## Assigned task
Give back exactly the line that contains "A disputed manuscript" and all the lines after it in the records below, to the very last, with no other output.

## Material for this task

━━━━━━━━━━━━━━━━

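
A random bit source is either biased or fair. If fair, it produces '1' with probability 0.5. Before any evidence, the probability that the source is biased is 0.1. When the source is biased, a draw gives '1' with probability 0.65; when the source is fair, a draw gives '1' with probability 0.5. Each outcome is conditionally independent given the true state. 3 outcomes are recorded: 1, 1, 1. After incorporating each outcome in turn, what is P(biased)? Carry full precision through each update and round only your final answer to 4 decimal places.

0.1962

After '1': P(biased) = 0.65·0.1000 / (0.65·0.1000 + 0.5·0.9000) ≈ 0.1262
After '1': P(biased) = 0.65·0.1262 / (0.65·0.1262 + 0.5·0.8738) ≈ 0.1581
After '1': P(biased) = 0.65·0.1581 / (0.65·0.1581 + 0.5·0.8419) ≈ 0.1962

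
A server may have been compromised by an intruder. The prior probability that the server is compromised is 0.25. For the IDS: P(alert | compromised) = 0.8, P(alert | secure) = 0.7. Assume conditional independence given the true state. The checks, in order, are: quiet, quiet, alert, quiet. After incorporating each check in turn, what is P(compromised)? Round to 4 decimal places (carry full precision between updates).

After 'quiet': P(compromised) = 0.2·0.2500 / (0.2·0.2500 + 0.3·0.7500) ≈ 0.1818
After 'quiet': P(compromised) = 0.2·0.1818 / (0.2·0.1818 + 0.3·0.8182) ≈ 0.1290
After 'alert': P(compromised) = 0.8·0.1290 / (0.8·0.1290 + 0.7·0.8710) ≈ 0.1448
After 'quiet': P(compromised) = 0.2·0.1448 / (0.2·0.1448 + 0.3·0.8552) ≈ 0.1014

0.1014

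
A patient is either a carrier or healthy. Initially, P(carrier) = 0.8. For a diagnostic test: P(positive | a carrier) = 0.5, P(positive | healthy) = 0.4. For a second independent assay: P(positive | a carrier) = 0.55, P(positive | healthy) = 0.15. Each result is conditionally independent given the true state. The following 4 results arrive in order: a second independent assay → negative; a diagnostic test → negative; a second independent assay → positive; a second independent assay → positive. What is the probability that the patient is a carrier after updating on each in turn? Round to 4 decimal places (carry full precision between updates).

After a second independent assay='negative': P(carrier) = 0.45·0.8000 / (0.45·0.8000 + 0.85·0.2000) ≈ 0.6792
After a diagnostic test='negative': P(carrier) = 0.5·0.6792 / (0.5·0.6792 + 0.6·0.3208) ≈ 0.6383
After a second independent assay='positive': P(carrier) = 0.55·0.6383 / (0.55·0.6383 + 0.15·0.3617) ≈ 0.8661
After a second independent assay='positive': P(carrier) = 0.55·0.8661 / (0.55·0.8661 + 0.15·0.1339) ≈ 0.9596

0.9596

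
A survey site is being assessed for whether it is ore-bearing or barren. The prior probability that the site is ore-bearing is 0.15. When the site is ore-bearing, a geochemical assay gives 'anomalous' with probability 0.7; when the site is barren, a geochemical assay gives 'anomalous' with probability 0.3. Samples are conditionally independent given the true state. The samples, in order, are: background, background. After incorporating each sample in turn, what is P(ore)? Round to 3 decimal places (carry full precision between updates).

After 'background': P(ore) = 0.3·0.1500 / (0.3·0.1500 + 0.7·0.8500) ≈ 0.0703
After 'background': P(ore) = 0.3·0.0703 / (0.3·0.0703 + 0.7·0.9297) ≈ 0.0314

0.031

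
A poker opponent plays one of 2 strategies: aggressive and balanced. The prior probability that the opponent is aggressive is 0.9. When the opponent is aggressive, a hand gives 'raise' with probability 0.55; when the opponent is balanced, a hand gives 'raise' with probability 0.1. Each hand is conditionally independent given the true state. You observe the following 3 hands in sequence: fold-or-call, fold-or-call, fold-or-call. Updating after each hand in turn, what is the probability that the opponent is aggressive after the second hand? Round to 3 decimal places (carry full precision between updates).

After 'fold-or-call': P(aggressive) = 0.45·0.9000 / (0.45·0.9000 + 0.9·0.1000) ≈ 0.8182
After 'fold-or-call': P(aggressive) = 0.45·0.8182 / (0.45·0.8182 + 0.9·0.1818) ≈ 0.6923

0.692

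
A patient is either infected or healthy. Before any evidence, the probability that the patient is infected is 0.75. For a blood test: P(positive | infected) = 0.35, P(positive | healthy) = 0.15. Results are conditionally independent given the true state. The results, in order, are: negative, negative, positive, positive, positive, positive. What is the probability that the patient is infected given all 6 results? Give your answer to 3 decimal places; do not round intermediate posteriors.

After 'negative': P(infected) = 0.65·0.7500 / (0.65·0.7500 + 0.85·0.2500) ≈ 0.6964
After 'negative': P(infected) = 0.65·0.6964 / (0.65·0.6964 + 0.85·0.3036) ≈ 0.6369
After 'positive': P(infected) = 0.35·0.6369 / (0.35·0.6369 + 0.15·0.3631) ≈ 0.8037
After 'positive': P(infected) = 0.35·0.8037 / (0.35·0.8037 + 0.15·0.1963) ≈ 0.9052
After 'positive': P(infected) = 0.35·0.9052 / (0.35·0.9052 + 0.15·0.0948) ≈ 0.9571
After 'positive': P(infected) = 0.35·0.9571 / (0.35·0.9571 + 0.15·0.0429) ≈ 0.9811

0.981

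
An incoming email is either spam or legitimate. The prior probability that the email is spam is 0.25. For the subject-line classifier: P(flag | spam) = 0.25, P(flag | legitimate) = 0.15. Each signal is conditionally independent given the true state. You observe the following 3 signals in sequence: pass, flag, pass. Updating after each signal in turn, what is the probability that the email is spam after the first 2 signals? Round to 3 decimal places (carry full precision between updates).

After 'pass': P(spam) = 0.75·0.2500 / (0.75·0.2500 + 0.85·0.7500) ≈ 0.2273
After 'flag': P(spam) = 0.25·0.2273 / (0.25·0.2273 + 0.15·0.7727) ≈ 0.3289

0.329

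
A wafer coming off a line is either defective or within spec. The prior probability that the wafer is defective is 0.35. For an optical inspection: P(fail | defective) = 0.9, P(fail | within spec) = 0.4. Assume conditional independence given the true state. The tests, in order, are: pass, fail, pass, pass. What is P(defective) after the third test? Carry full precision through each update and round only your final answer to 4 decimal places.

0.0326

After 'pass': P(defective) = 0.1·0.3500 / (0.1·0.3500 + 0.6·0.6500) ≈ 0.0824
After 'fail': P(defective) = 0.9·0.0824 / (0.9·0.0824 + 0.4·0.9176) ≈ 0.1680
After 'pass': P(defective) = 0.1·0.1680 / (0.1·0.1680 + 0.6·0.8320) ≈ 0.0326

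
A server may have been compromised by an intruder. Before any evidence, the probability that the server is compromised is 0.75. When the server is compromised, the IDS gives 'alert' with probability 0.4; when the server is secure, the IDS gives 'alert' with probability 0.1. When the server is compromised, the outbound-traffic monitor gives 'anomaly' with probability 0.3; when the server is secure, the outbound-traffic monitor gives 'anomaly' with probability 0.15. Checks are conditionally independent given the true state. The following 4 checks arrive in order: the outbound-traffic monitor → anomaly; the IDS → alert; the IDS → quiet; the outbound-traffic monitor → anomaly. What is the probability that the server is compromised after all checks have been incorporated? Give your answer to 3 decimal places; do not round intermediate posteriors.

0.970

After the outbound-traffic monitor='anomaly': P(compromised) = 0.3·0.7500 / (0.3·0.7500 + 0.15·0.2500) ≈ 0.8571
After the IDS='alert': P(compromised) = 0.4·0.8571 / (0.4·0.8571 + 0.1·0.1429) ≈ 0.9600
After the IDS='quiet': P(compromised) = 0.6·0.9600 / (0.6·0.9600 + 0.9·0.0400) ≈ 0.9412
After the outbound-traffic monitor='anomaly': P(compromised) = 0.3·0.9412 / (0.3·0.9412 + 0.15·0.0588) ≈ 0.9697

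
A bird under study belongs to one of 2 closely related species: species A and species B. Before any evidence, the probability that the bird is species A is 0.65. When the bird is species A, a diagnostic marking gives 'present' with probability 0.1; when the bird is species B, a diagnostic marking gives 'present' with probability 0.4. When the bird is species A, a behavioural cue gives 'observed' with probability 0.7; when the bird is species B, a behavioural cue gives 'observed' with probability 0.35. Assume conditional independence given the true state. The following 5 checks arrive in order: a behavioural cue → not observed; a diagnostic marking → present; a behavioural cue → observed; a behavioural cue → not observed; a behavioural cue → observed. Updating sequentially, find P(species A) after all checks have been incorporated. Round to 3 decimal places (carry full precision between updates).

Apply Bayes' rule sequentially, carrying P(species A) forward.
After a behavioural cue='not observed': P(species A) = 0.3·0.6500 / (0.3·0.6500 + 0.65·0.3500) ≈ 0.4615
After a diagnostic marking='present': P(species A) = 0.1·0.4615 / (0.1·0.4615 + 0.4·0.5385) ≈ 0.1765
After a behavioural cue='observed': P(species A) = 0.7·0.1765 / (0.7·0.1765 + 0.35·0.8235) ≈ 0.3000
After a behavioural cue='not observed': P(species A) = 0.3·0.3000 / (0.3·0.3000 + 0.65·0.7000) ≈ 0.1651
After a behavioural cue='observed': P(species A) = 0.7·0.1651 / (0.7·0.1651 + 0.35·0.8349) ≈ 0.2835

0.283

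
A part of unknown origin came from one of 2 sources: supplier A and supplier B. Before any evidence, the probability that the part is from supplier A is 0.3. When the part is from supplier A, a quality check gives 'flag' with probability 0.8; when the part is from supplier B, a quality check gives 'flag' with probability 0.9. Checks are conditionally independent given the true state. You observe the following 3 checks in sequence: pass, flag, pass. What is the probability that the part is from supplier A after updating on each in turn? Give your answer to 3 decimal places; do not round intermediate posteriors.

After 'pass': P(supplier A) = 0.2·0.3000 / (0.2·0.3000 + 0.1·0.7000) ≈ 0.4615
After 'flag': P(supplier A) = 0.8·0.4615 / (0.8·0.4615 + 0.9·0.5385) ≈ 0.4324
After 'pass': P(supplier A) = 0.2·0.4324 / (0.2·0.4324 + 0.1·0.5676) ≈ 0.6038

0.604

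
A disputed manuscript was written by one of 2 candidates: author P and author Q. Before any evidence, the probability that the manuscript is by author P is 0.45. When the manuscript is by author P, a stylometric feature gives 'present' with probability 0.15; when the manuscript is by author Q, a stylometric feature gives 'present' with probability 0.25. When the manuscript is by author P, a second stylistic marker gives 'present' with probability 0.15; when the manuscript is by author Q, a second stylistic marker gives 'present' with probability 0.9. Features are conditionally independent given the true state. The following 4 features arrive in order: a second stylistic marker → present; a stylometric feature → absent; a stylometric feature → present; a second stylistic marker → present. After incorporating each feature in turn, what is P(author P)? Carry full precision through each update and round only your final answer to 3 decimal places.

After a second stylistic marker='present': P(author P) = 0.15·0.4500 / (0.15·0.4500 + 0.9·0.5500) ≈ 0.1200
After a stylometric feature='absent': P(author P) = 0.85·0.1200 / (0.85·0.1200 + 0.75·0.8800) ≈ 0.1339
After a stylometric feature='present': P(author P) = 0.15·0.1339 / (0.15·0.1339 + 0.25·0.8661) ≈ 0.0849
After a second stylistic marker='present': P(author P) = 0.15·0.0849 / (0.15·0.0849 + 0.9·0.9151) ≈ 0.0152

0.015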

━━━━━━━━━━━━━━━━

## Result
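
A disputed manuscript was written by one of 2 candidates: author P and author Q. Before any evidence, the probability that the manuscript is by author P is 0.45. When the manuscript is by author P, a stylometric feature gives 'present' with probability 0.15; when the manuscript is by author Q, a stylometric feature gives 'present' with probability 0.25. When the manuscript is by author P, a second stylistic marker gives 'present' with probability 0.15; when the manuscript is by author Q, a second stylistic marker gives 'present' with probability 0.9. Features are conditionally independent given the true state. The following 4 features arrive in order: a second stylistic marker → present; a stylometric feature → absent; a stylometric feature → present; a second stylistic marker → present. After incorporating each feature in turn, what is P(author P)? Carry full precision through each update and round only your final answer to 3 decimal places.

After a second stylistic marker='present': P(author P) = 0.15·0.4500 / (0.15·0.4500 + 0.9·0.5500) ≈ 0.1200
After a stylometric feature='absent': P(author P) = 0.85·0.1200 / (0.85·0.1200 + 0.75·0.8800) ≈ 0.1339
After a stylometric feature='present': P(author P) = 0.15·0.1339 / (0.15·0.1339 + 0.25·0.8661) ≈ 0.0849
After a second stylistic marker='present': P(author P) = 0.15·0.0849 / (0.15·0.0849 + 0.9·0.9151) ≈ 0.0152

0.015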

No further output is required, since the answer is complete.